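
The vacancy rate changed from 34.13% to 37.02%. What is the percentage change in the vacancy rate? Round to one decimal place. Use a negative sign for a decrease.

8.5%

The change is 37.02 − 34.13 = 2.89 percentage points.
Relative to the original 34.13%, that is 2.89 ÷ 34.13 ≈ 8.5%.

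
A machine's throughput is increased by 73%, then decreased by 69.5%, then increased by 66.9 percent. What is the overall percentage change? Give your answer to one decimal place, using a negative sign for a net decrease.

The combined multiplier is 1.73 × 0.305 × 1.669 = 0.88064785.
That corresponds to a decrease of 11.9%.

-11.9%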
—————
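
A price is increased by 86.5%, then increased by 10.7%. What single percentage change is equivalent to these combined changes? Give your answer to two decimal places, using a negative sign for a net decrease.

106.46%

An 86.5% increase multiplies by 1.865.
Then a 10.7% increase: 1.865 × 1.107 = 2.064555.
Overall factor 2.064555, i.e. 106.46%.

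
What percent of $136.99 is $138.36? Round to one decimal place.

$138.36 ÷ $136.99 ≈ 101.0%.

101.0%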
—————
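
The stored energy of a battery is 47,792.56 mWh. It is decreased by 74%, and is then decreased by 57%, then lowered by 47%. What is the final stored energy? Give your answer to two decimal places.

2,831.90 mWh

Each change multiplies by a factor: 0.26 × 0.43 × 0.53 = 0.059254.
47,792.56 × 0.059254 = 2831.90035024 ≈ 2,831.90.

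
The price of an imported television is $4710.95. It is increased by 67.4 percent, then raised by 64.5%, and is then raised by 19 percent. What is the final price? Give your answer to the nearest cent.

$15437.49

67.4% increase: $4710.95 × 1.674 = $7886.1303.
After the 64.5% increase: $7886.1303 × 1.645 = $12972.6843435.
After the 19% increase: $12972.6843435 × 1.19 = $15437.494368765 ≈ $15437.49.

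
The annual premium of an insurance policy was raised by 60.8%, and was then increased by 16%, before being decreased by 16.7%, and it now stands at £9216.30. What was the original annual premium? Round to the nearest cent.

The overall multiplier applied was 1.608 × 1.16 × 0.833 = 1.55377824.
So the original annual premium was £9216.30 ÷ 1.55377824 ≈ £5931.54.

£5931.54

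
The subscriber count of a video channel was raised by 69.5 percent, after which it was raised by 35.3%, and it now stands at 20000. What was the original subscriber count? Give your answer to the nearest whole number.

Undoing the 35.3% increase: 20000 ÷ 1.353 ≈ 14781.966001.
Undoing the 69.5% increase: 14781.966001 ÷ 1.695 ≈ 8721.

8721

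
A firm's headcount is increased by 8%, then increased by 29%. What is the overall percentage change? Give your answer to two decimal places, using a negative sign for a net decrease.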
—————
§ AIM OF THE EXERCISE: Using the entries above, return exactly the lines from the line with "The subscriber count" to the line with "A firm's headcount", counting both of those lines.

§ TASK ANSWER:
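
The subscriber count of a video channel was raised by 69.5 percent, after which it was raised by 35.3%, and it now stands at 20000. What was the original subscriber count? Give your answer to the nearest whole number.

Undoing the 35.3% increase: 20000 ÷ 1.353 ≈ 14781.966001.
Undoing the 69.5% increase: 14781.966001 ÷ 1.695 ≈ 8721.

8721

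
A firm's headcount is increased by 8%, then increased by 29%. What is the overall percentage change? Give your answer to two decimal places, using a negative sign for a net decrease.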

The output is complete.